___ Input data ___

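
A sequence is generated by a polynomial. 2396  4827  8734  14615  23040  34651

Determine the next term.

50162

2431, 3907, 5881, 8425, 11611
1476, 1974, 2544, 3186
498, 570, 642
72, 72
Fourth differences constant at 72.
642 + 72 = 714;  3186 + 714 = 3900;  11611 + 3900 = 15511;  34651 + 15511 = 50162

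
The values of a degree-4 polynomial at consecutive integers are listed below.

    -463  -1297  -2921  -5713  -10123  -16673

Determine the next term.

First differences: -834 , -1624 , -2792 , -4410 , -6550
Second differences: -790 , -1168 , -1618 , -2140
Third differences: -378 , -450 , -522
Fourth differences: -72 , -72
The fourth differences are constant (-72).
-522 − 72 = -594;  -2140 − 594 = -2734;  -6550 − 2734 = -9284;  -16673 − 9284 = -25957

-25957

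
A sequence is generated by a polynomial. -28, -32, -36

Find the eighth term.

-56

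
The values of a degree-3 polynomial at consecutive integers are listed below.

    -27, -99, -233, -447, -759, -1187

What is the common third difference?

First differences: -72, -134, -214, -312, -428
Second differences: -62, -80, -98, -116
Third differences: -18, -18, -18

-18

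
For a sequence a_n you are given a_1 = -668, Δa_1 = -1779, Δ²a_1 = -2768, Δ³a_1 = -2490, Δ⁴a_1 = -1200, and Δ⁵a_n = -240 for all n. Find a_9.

-329284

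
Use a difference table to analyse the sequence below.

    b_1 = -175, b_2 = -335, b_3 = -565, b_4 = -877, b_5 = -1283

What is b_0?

First differences: -160, -230, -312, -406
Second differences: -70, -82, -94
Third differences: -12, -12
The third differences are constant at -12.
Work back: -70 + 12 = -58;  -160 + 58 = -102;  -175 + 102 = -73

-73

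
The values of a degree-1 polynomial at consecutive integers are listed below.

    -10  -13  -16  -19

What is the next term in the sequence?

-22

-3, -3, -3
First differences constant at -3.
-19 − 3 = -22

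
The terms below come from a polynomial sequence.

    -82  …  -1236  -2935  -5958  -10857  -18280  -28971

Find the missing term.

-405

Using the last 6 terms:
Δ: -1699, -3023, -4899, -7423, -10691
Δ²: -1324, -1876, -2524, -3268
Δ³: -552, -648, -744
Δ⁴: -96, -96
Constant fourth difference = -96.
Extend backward: -552 + 96 = -456;  -1324 + 456 = -868;  -1699 + 868 = -831;  -1236 + 831 = -405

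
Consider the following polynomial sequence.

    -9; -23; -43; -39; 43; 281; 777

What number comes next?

D1: -14 , -20 , 4 , 82 , 238 , 496
D2: -6 , 24 , 78 , 156 , 258
D3: 30 , 54 , 78 , 102
D4: 24 , 24 , 24
Fourth differences constant at 24.
102 + 24 = 126;  258 + 126 = 384;  496 + 384 = 880;  777 + 880 = 1657

1657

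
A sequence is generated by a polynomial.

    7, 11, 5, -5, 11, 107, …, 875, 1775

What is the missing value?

361

Using the first 6 terms:
Δ: 4, -6, -10, 16, 96
Δ²: -10, -4, 26, 80
Δ³: 6, 30, 54
Δ⁴: 24, 24
Constant fourth difference = 24.
Extend forward: 54 + 24 = 78;  80 + 78 = 158;  96 + 158 = 254;  107 + 254 = 361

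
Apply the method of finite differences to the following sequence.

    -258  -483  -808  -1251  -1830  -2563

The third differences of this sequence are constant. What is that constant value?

-18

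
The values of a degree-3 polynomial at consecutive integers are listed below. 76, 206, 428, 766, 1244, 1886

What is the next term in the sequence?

2716

First differences: 130, 222, 338, 478, 642
Second differences: 92, 116, 140, 164
Third differences: 24, 24, 24
The third differences are constant (24).
164 + 24 = 188;  642 + 188 = 830;  1886 + 830 = 2716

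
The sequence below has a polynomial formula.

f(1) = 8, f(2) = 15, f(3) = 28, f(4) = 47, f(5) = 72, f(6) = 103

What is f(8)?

183

Δ: 7, 13, 19, 25, 31
Δ²: 6, 6, 6, 6
The second differences are constant (6).
31 + 6 = 37;  103 + 37 = 140
37 + 6 = 43;  140 + 43 = 183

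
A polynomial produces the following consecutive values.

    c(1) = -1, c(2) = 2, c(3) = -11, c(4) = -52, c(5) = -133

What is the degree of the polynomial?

3

3, -13, -41, -81
-16, -28, -40
-12, -12
The third differences are constant, so the polynomial has degree 3.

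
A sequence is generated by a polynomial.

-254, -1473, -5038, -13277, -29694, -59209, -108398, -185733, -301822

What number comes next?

-469649

D1: -1219, -3565, -8239, -16417, -29515, -49189, -77335, -116089
D2: -2346, -4674, -8178, -13098, -19674, -28146, -38754
D3: -2328, -3504, -4920, -6576, -8472, -10608
D4: -1176, -1416, -1656, -1896, -2136
D5: -240, -240, -240, -240
Constant fifth difference = -240, so extend:
-2136 − 240 = -2376;  -10608 − 2376 = -12984;  -38754 − 12984 = -51738;  -116089 − 51738 = -167827;  -301822 − 167827 = -469649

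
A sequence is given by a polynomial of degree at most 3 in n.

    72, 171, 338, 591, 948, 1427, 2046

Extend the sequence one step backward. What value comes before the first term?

D1: 99  167  253  357  479  619
D2: 68  86  104  122  140
D3: 18  18  18  18
The third differences are constant at 18.
Work back: 68 − 18 = 50;  99 − 50 = 49;  72 − 49 = 23

23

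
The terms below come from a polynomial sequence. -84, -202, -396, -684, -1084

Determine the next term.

First differences: -118  -194  -288  -400
Second differences: -76  -94  -112
Third differences: -18  -18
Constant third difference = -18, so extend:
-112 − 18 = -130;  -400 − 130 = -530;  -1084 − 530 = -1614

-1614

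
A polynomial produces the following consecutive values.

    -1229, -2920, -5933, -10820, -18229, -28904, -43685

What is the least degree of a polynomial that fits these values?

Δ: -1691, -3013, -4887, -7409, -10675, -14781
Δ²: -1322, -1874, -2522, -3266, -4106
Δ³: -552, -648, -744, -840
Δ⁴: -96, -96, -96
The fourth differences are constant, so the polynomial has degree 4.

4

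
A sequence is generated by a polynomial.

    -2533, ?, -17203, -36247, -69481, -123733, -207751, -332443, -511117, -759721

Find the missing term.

-7201

Using the last 8 terms:
-19044, -33234, -54252, -84018, -124692, -178674, -248604
-14190, -21018, -29766, -40674, -53982, -69930
-6828, -8748, -10908, -13308, -15948
-1920, -2160, -2400, -2640
-240, -240, -240
Constant fifth difference = -240.
Extend backward: -1920 + 240 = -1680;  -6828 + 1680 = -5148;  -14190 + 5148 = -9042;  -19044 + 9042 = -10002;  -17203 + 10002 = -7201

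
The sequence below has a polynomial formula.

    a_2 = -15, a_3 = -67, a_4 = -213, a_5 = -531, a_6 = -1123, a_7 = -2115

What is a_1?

-3

-52  -146  -318  -592  -992
-94  -172  -274  -400
-78  -102  -126
-24  -24
The fourth differences are constant at -24.
Work back: -78 + 24 = -54;  -94 + 54 = -40;  -52 + 40 = -12;  -15 + 12 = -3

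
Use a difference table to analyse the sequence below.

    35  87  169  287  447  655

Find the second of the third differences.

Δ: 52, 82, 118, 160, 208
Δ²: 30, 36, 42, 48
Δ³: 6, 6, 6

6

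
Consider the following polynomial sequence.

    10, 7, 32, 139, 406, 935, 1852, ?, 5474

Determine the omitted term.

3307

Using the first 7 terms:
First differences: -3, 25, 107, 267, 529, 917
Second differences: 28, 82, 160, 262, 388
Third differences: 54, 78, 102, 126
Fourth differences: 24, 24, 24
Constant fourth difference = 24.
Extend forward: 126 + 24 = 150;  388 + 150 = 538;  917 + 538 = 1455;  1852 + 1455 = 3307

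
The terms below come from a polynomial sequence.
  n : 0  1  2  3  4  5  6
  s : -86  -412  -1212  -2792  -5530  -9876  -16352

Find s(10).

First differences: -326, -800, -1580, -2738, -4346, -6476
Second differences: -474, -780, -1158, -1608, -2130
Third differences: -306, -378, -450, -522
Fourth differences: -72, -72, -72
The fourth differences are constant (-72).
-522 − 72 = -594;  -2130 − 594 = -2724;  -6476 − 2724 = -9200;  -16352 − 9200 = -25552
-594 − 72 = -666;  -2724 − 666 = -3390;  -9200 − 3390 = -12590;  -25552 − 12590 = -38142
-666 − 72 = -738;  -3390 − 738 = -4128;  -12590 − 4128 = -16718;  -38142 − 16718 = -54860
-738 − 72 = -810;  -4128 − 810 = -4938;  -16718 − 4938 = -21656;  -54860 − 21656 = -76516

-76516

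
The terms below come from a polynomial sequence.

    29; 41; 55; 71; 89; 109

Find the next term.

Δ: 12  14  16  18  20
Δ²: 2  2  2  2
The second differences are constant (2).
20 + 2 = 22;  109 + 22 = 131

131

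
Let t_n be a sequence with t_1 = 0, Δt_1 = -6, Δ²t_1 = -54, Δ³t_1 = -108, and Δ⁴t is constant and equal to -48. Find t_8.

Build the table forward from the leading diagonal:
D4: -48  -48  -48  -48  -48  -48  -48  -48
D3: -108  -156  -204  -252  -300  -348  -396  -444
D2: -54  -162  -318  -522  -774  -1074  -1422  -1818
D1: -6  -60  -222  -540  -1062  -1836  -2910  -4332
t: 0  -6  -66  -288  -828  -1890  -3726  -6636

-6636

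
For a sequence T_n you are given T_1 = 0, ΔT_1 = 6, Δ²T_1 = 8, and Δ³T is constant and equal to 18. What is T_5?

Build the table forward from the leading diagonal:
Δ³: 18, 18, 18, 18, 18
Δ²: 8, 26, 44, 62, 80
Δ: 6, 14, 40, 84, 146
T: 0, 6, 20, 60, 144

144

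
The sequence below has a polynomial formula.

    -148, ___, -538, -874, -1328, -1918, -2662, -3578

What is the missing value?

-302

Using the last 6 terms:
-336, -454, -590, -744, -916
-118, -136, -154, -172
-18, -18, -18
Constant third difference = -18.
Extend backward: -118 + 18 = -100;  -336 + 100 = -236;  -538 + 236 = -302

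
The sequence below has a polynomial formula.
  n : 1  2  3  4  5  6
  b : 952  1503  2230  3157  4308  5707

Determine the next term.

D1: 551, 727, 927, 1151, 1399
D2: 176, 200, 224, 248
D3: 24, 24, 24
Third differences constant at 24.
248 + 24 = 272;  1399 + 272 = 1671;  5707 + 1671 = 7378

7378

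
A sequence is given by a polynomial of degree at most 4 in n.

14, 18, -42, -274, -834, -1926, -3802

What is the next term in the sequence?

4, -60, -232, -560, -1092, -1876
-64, -172, -328, -532, -784
-108, -156, -204, -252
-48, -48, -48
The fourth differences are constant (-48).
-252 − 48 = -300;  -784 − 300 = -1084;  -1876 − 1084 = -2960;  -3802 − 2960 = -6762

-6762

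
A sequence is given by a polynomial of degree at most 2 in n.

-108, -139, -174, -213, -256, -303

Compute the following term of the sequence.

-354

D1: -31 , -35 , -39 , -43 , -47
D2: -4 , -4 , -4 , -4
Constant second difference = -4, so extend:
-47 − 4 = -51;  -303 − 51 = -354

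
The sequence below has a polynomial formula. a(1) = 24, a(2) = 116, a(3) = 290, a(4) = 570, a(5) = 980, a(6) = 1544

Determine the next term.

2286

92 , 174 , 280 , 410 , 564
82 , 106 , 130 , 154
24 , 24 , 24
Third differences constant at 24.
154 + 24 = 178;  564 + 178 = 742;  1544 + 742 = 2286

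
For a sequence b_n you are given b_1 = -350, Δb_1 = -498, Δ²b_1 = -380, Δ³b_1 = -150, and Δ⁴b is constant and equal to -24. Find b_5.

-5246

Build the table forward from the leading diagonal:
Fourth differences: -24  -24  -24  -24  -24
Third differences: -150  -174  -198  -222  -246
Second differences: -380  -530  -704  -902  -1124
First differences: -498  -878  -1408  -2112  -3014
b: -350  -848  -1726  -3134  -5246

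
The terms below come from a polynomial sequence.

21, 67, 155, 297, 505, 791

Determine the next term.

1167

46, 88, 142, 208, 286
42, 54, 66, 78
12, 12, 12
Constant third difference = 12, so extend:
78 + 12 = 90;  286 + 90 = 376;  791 + 376 = 1167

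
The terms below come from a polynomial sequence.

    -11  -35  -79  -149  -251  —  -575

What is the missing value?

Using the first 5 terms:
-24  -44  -70  -102
-20  -26  -32
-6  -6
Constant third difference = -6.
Extend forward: -32 − 6 = -38;  -102 − 38 = -140;  -251 − 140 = -391

-391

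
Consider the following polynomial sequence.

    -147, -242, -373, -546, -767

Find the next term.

-1042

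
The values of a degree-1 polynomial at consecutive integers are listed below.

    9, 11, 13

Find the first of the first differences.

First differences: 2, 2

2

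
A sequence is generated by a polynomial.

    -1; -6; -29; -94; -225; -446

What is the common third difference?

-24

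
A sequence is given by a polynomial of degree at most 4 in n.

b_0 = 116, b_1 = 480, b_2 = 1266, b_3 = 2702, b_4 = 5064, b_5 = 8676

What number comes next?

Δ: 364  786  1436  2362  3612
Δ²: 422  650  926  1250
Δ³: 228  276  324
Δ⁴: 48  48
Constant fourth difference = 48, so extend:
324 + 48 = 372;  1250 + 372 = 1622;  3612 + 1622 = 5234;  8676 + 5234 = 13910

13910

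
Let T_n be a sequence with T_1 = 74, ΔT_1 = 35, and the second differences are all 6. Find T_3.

150

Build the table forward from the leading diagonal:
D2: 6  6  6
D1: 35  41  47
T: 74  109  150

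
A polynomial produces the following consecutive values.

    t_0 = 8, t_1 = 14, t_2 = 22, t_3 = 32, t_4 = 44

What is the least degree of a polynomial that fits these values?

2

6, 8, 10, 12
2, 2, 2
The second differences are constant, so the polynomial has degree 2.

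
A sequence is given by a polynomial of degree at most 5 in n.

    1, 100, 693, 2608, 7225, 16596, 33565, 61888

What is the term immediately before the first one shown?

0

First differences: 99, 593, 1915, 4617, 9371, 16969, 28323
Second differences: 494, 1322, 2702, 4754, 7598, 11354
Third differences: 828, 1380, 2052, 2844, 3756
Fourth differences: 552, 672, 792, 912
Fifth differences: 120, 120, 120
The fifth differences are constant at 120.
Work back: 552 − 120 = 432;  828 − 432 = 396;  494 − 396 = 98;  99 − 98 = 1;  1 − 1 = 0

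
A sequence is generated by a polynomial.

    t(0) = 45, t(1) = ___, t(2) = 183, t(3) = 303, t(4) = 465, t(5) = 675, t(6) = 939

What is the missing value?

99

Using the last 5 terms:
First differences: 120  162  210  264
Second differences: 42  48  54
Third differences: 6  6
Constant third difference = 6.
Extend backward: 42 − 6 = 36;  120 − 36 = 84;  183 − 84 = 99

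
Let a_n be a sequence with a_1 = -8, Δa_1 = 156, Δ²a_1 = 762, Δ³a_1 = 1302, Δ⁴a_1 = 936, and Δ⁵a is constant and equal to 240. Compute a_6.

26332

Build the table forward from the leading diagonal:
Δ⁵: 240, 240, 240, 240, 240, 240
Δ⁴: 936, 1176, 1416, 1656, 1896, 2136
Δ³: 1302, 2238, 3414, 4830, 6486, 8382
Δ²: 762, 2064, 4302, 7716, 12546, 19032
Δ: 156, 918, 2982, 7284, 15000, 27546
a: -8, 148, 1066, 4048, 11332, 26332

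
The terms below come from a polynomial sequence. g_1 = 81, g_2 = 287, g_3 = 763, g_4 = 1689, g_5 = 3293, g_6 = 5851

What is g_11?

45971

Δ: 206, 476, 926, 1604, 2558
Δ²: 270, 450, 678, 954
Δ³: 180, 228, 276
Δ⁴: 48, 48
Fourth differences constant at 48.
276 + 48 = 324;  954 + 324 = 1278;  2558 + 1278 = 3836;  5851 + 3836 = 9687
324 + 48 = 372;  1278 + 372 = 1650;  3836 + 1650 = 5486;  9687 + 5486 = 15173
372 + 48 = 420;  1650 + 420 = 2070;  5486 + 2070 = 7556;  15173 + 7556 = 22729
420 + 48 = 468;  2070 + 468 = 2538;  7556 + 2538 = 10094;  22729 + 10094 = 32823
468 + 48 = 516;  2538 + 516 = 3054;  10094 + 3054 = 13148;  32823 + 13148 = 45971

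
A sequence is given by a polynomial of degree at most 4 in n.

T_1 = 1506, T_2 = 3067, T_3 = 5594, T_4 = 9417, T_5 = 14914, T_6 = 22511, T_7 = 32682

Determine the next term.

45949

First differences: 1561, 2527, 3823, 5497, 7597, 10171
Second differences: 966, 1296, 1674, 2100, 2574
Third differences: 330, 378, 426, 474
Fourth differences: 48, 48, 48
Fourth differences constant at 48.
474 + 48 = 522;  2574 + 522 = 3096;  10171 + 3096 = 13267;  32682 + 13267 = 45949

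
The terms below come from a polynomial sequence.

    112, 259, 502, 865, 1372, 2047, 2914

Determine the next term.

3997

First differences: 147, 243, 363, 507, 675, 867
Second differences: 96, 120, 144, 168, 192
Third differences: 24, 24, 24, 24
Third differences constant at 24.
192 + 24 = 216;  867 + 216 = 1083;  2914 + 1083 = 3997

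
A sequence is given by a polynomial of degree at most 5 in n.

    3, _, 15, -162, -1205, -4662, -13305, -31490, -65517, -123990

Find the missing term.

Using the last 8 terms:
-177, -1043, -3457, -8643, -18185, -34027, -58473
-866, -2414, -5186, -9542, -15842, -24446
-1548, -2772, -4356, -6300, -8604
-1224, -1584, -1944, -2304
-360, -360, -360
Constant fifth difference = -360.
Extend backward: -1224 + 360 = -864;  -1548 + 864 = -684;  -866 + 684 = -182;  -177 + 182 = 5;  15 − 5 = 10

10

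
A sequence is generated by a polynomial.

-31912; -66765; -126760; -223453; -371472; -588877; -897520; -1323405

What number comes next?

-1897048

-34853 , -59995 , -96693 , -148019 , -217405 , -308643 , -425885
-25142 , -36698 , -51326 , -69386 , -91238 , -117242
-11556 , -14628 , -18060 , -21852 , -26004
-3072 , -3432 , -3792 , -4152
-360 , -360 , -360
Constant fifth difference = -360, so extend:
-4152 − 360 = -4512;  -26004 − 4512 = -30516;  -117242 − 30516 = -147758;  -425885 − 147758 = -573643;  -1323405 − 573643 = -1897048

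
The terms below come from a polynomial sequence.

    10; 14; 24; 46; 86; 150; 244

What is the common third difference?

6

D1: 4, 10, 22, 40, 64, 94
D2: 6, 12, 18, 24, 30
D3: 6, 6, 6, 6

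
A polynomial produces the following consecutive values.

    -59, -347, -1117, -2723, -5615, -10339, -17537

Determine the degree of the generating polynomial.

-288, -770, -1606, -2892, -4724, -7198
-482, -836, -1286, -1832, -2474
-354, -450, -546, -642
-96, -96, -96
The fourth differences are constant, so the polynomial has degree 4.

4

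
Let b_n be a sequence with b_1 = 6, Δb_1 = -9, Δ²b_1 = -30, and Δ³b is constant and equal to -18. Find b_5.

Build the table forward from the leading diagonal:
Third differences: -18  -18  -18  -18  -18
Second differences: -30  -48  -66  -84  -102
First differences: -9  -39  -87  -153  -237
b: 6  -3  -42  -129  -282

-282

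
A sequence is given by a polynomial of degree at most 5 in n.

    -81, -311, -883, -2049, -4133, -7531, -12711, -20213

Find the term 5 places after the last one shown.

-116493

Δ: -230  -572  -1166  -2084  -3398  -5180  -7502
Δ²: -342  -594  -918  -1314  -1782  -2322
Δ³: -252  -324  -396  -468  -540
Δ⁴: -72  -72  -72  -72
Constant fourth difference = -72, so extend:
-540 − 72 = -612;  -2322 − 612 = -2934;  -7502 − 2934 = -10436;  -20213 − 10436 = -30649
-612 − 72 = -684;  -2934 − 684 = -3618;  -10436 − 3618 = -14054;  -30649 − 14054 = -44703
-684 − 72 = -756;  -3618 − 756 = -4374;  -14054 − 4374 = -18428;  -44703 − 18428 = -63131
-756 − 72 = -828;  -4374 − 828 = -5202;  -18428 − 5202 = -23630;  -63131 − 23630 = -86761
-828 − 72 = -900;  -5202 − 900 = -6102;  -23630 − 6102 = -29732;  -86761 − 29732 = -116493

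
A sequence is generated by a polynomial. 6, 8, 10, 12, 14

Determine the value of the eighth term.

20

First differences: 2, 2, 2, 2
Constant first difference = 2, so extend:
14 + 2 = 16
16 + 2 = 18
18 + 2 = 20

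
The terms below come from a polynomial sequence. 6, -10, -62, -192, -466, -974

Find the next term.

-16, -52, -130, -274, -508
-36, -78, -144, -234
-42, -66, -90
-24, -24
The fourth differences are constant (-24).
-90 − 24 = -114;  -234 − 114 = -348;  -508 − 348 = -856;  -974 − 856 = -1830

-1830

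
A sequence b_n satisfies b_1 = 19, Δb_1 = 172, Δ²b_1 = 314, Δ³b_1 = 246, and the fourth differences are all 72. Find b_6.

6839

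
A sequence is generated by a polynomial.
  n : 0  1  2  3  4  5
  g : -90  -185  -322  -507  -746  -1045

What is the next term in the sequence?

-1410

D1: -95  -137  -185  -239  -299
D2: -42  -48  -54  -60
D3: -6  -6  -6
Constant third difference = -6, so extend:
-60 − 6 = -66;  -299 − 66 = -365;  -1045 − 365 = -1410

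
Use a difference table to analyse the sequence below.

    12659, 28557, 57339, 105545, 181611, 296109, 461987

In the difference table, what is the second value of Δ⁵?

First differences: 15898, 28782, 48206, 76066, 114498, 165878
Second differences: 12884, 19424, 27860, 38432, 51380
Third differences: 6540, 8436, 10572, 12948
Fourth differences: 1896, 2136, 2376
Fifth differences: 240, 240

240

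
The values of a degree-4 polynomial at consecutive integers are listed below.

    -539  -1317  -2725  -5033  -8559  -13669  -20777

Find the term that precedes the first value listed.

First differences: -778, -1408, -2308, -3526, -5110, -7108
Second differences: -630, -900, -1218, -1584, -1998
Third differences: -270, -318, -366, -414
Fourth differences: -48, -48, -48
The fourth differences are constant at -48.
Work back: -270 + 48 = -222;  -630 + 222 = -408;  -778 + 408 = -370;  -539 + 370 = -169

-169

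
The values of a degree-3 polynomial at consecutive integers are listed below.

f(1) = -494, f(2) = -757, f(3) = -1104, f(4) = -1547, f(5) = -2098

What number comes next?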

___

*Exercise goal*: Up to and including the line with "b_1 = -175, b_2", repeat the data exactly, starting from its first line; nothing else belongs in the response.

*Result for this task*:
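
A sequence is generated by a polynomial. 2396  4827  8734  14615  23040  34651

Determine the next term.

50162

2431, 3907, 5881, 8425, 11611
1476, 1974, 2544, 3186
498, 570, 642
72, 72
Fourth differences constant at 72.
642 + 72 = 714;  3186 + 714 = 3900;  11611 + 3900 = 15511;  34651 + 15511 = 50162

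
The values of a degree-4 polynomial at consecutive integers are listed below.

    -463  -1297  -2921  -5713  -10123  -16673

Determine the next term.

First differences: -834 , -1624 , -2792 , -4410 , -6550
Second differences: -790 , -1168 , -1618 , -2140
Third differences: -378 , -450 , -522
Fourth differences: -72 , -72
The fourth differences are constant (-72).
-522 − 72 = -594;  -2140 − 594 = -2734;  -6550 − 2734 = -9284;  -16673 − 9284 = -25957

-25957

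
A sequence is generated by a polynomial. -28, -32, -36

Find the eighth term.

-56

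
The values of a degree-3 polynomial at consecutive integers are listed below.

    -27, -99, -233, -447, -759, -1187

What is the common third difference?

First differences: -72, -134, -214, -312, -428
Second differences: -62, -80, -98, -116
Third differences: -18, -18, -18

-18

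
For a sequence a_n you are given a_1 = -668, Δa_1 = -1779, Δ²a_1 = -2768, Δ³a_1 = -2490, Δ⁴a_1 = -1200, and Δ⁵a_n = -240 for all n. Find a_9.

-329284

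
Use a difference table to analyse the sequence below.

    b_1 = -175, b_2 = -335, b_3 = -565, b_4 = -877, b_5 = -1283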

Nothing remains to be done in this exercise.